— Extracted information —
----

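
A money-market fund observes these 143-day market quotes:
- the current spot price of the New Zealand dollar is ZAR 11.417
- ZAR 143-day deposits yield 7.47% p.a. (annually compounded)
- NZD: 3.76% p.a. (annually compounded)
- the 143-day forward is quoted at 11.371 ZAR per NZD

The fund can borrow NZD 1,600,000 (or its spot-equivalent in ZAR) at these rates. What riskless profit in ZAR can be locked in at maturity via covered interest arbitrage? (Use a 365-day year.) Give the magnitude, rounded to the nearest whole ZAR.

ZAR 331,523

T = 143/365 years.
Route A — deposit NZD, sell forward: 1,600,000 × 1.0145658316 × 11.371 = ZAR 18,458,604.91.
Route B — convert at spot, deposit ZAR: 1,600,000 × 11.417 × 1.0286265839 = ZAR 18,790,127.53.
The quoted forward undervalues NZD, so borrow NZD, convert to ZAR at spot, deposit the ZAR at 7.47%, and buy NZD forward at 11.371 to cover the loan.
Arbitrage profit = |18,458,604.91 − 18,790,127.53| = ZAR 331,523.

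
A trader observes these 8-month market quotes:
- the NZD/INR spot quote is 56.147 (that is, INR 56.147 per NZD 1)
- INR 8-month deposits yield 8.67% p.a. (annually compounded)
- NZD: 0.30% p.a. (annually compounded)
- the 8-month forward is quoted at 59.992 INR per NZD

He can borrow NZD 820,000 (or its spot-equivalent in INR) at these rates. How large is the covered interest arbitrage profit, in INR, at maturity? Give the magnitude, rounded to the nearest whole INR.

INR 627,137

T = 8/12 years.
Keep in NZD, deliver into the forward: 820,000·1.0019990013·59.992 = INR 49,291,777.75.
Swap to INR now, deposit: 820,000·56.147·1.0569954343 = INR 48,664,640.57.
The quoted forward overvalues NZD, so borrow INR, buy NZD at spot, deposit the NZD at 0.30%, and sell the proceeds forward at 59.992.
Arbitrage profit = |49,291,777.75 − 48,664,640.57| = INR 627,137.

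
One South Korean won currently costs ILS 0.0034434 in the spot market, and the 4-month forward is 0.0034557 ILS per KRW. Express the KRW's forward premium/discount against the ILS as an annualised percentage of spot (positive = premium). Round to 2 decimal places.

T = 4/12 years.
(F − S)/S = (0.0034557 − 0.0034434)/0.0034434 = 0.0035721.
Per annum: 0.0035721 / (4/12) = 0.010716 = 1.07%.

+1.07%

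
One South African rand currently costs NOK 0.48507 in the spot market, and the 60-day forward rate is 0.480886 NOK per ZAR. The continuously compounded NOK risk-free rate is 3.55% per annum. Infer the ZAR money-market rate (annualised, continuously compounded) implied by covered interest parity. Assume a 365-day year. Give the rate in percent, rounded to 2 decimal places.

8.82%

T = 60/365 years.
F/S = 0.480886/0.48507 = 0.9913744 = (growth of NOK) / (growth of ZAR).
NOK growth factor: e^(0.0355×60/365) = 1.0058527.
Hence g_ZAR = 1.0146043.
r = ln(1.0146043)/(60/365) = 0.088200 → 8.82%.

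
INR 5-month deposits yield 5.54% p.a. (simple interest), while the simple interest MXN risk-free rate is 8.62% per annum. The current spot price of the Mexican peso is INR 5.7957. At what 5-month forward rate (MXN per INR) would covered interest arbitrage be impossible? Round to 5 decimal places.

T = 5/12 years.
INR accumulates by 1 + 0.0554×5/12 = 1.0230833.
MXN accumulates by 1 + 0.0862×5/12 = 1.0359167.
Forward (INR per MXN) = 5.7957 × 1.0230833 / 1.0359167 = 5.723900.
Quoted the other way: 1/5.723900 = 0.17471 MXN per INR.

0.17471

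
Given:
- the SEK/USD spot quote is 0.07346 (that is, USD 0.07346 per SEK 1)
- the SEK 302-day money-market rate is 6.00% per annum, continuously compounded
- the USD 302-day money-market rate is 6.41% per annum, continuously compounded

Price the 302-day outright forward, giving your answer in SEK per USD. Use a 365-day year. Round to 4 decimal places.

13.5667

T = 302/365 years.
USD accumulates by e^(0.0641×302/365) = 1.05446778.
SEK growth factor: e^(0.0600×302/365) = 1.05089674.
Forward (USD per SEK) = 0.07346 × 1.05446778 / 1.05089674 = 0.073709624.
Quoted the other way: 1/0.073709624 = 13.5667 SEK per USD.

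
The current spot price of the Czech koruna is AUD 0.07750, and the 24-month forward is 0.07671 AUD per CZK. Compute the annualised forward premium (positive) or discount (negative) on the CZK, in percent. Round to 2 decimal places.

-0.51%

T = 2 years.
Period premium: (0.07671 − 0.0775)/0.0775 = -0.0101935.
×(1/T) gives -0.51% p.a.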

----

— Description of the task —
Each line from the start of the listing above through the line containing "- the 143-day" should be copied exactly, please, with no other lines added.

— Response area —
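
A money-market fund observes these 143-day market quotes:
- the current spot price of the New Zealand dollar is ZAR 11.417
- ZAR 143-day deposits yield 7.47% p.a. (annually compounded)
- NZD: 3.76% p.a. (annually compounded)
- the 143-day forward is quoted at 11.371 ZAR per NZD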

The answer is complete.